» What is being asked:
What you return must match the records exactly, line for line.

» Information shown:
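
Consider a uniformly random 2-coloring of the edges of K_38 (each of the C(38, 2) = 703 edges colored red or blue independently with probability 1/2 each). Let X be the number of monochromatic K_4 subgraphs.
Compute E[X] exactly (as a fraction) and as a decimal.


Let X = Σ_S X_S over the C(38, 4) = 73815 subsets S of size 4, where X_S = 1 if the K_4 on S is monochromatic.
For a fixed S, the K_4 on S has C(4, 2) = 6 edges. P[all 6 edges red] = (1/2)^6, and likewise for blue, so P[monochromatic] = 2·(1/2)^6 = 2^{1 − 6} = 1/32.
Summing: E[X] = C(38, 4) · 2^{1 − 6} = 73815 · 1/32 = 73815/32.
Numerically: E[X] ≈ 2306.71875.

E[X] = C(38,4)·2^(1−C(4,2)) = 73815/32 ≈ 2306.71875.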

» Solved problem:
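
Consider a uniformly random 2-coloring of the edges of K_38 (each of the C(38, 2) = 703 edges colored red or blue independently with probability 1/2 each). Let X be the number of monochromatic K_4 subgraphs.
Compute E[X] exactly (as a fraction) and as a decimal.


Let X = Σ_S X_S over the C(38, 4) = 73815 subsets S of size 4, where X_S = 1 if the K_4 on S is monochromatic.
For a fixed S, the K_4 on S has C(4, 2) = 6 edges. P[all 6 edges red] = (1/2)^6, and likewise for blue, so P[monochromatic] = 2·(1/2)^6 = 2^{1 − 6} = 1/32.
Summing: E[X] = C(38, 4) · 2^{1 − 6} = 73815 · 1/32 = 73815/32.
Numerically: E[X] ≈ 2306.71875.

E[X] = C(38,4)·2^(1−C(4,2)) = 73815/32 ≈ 2306.71875.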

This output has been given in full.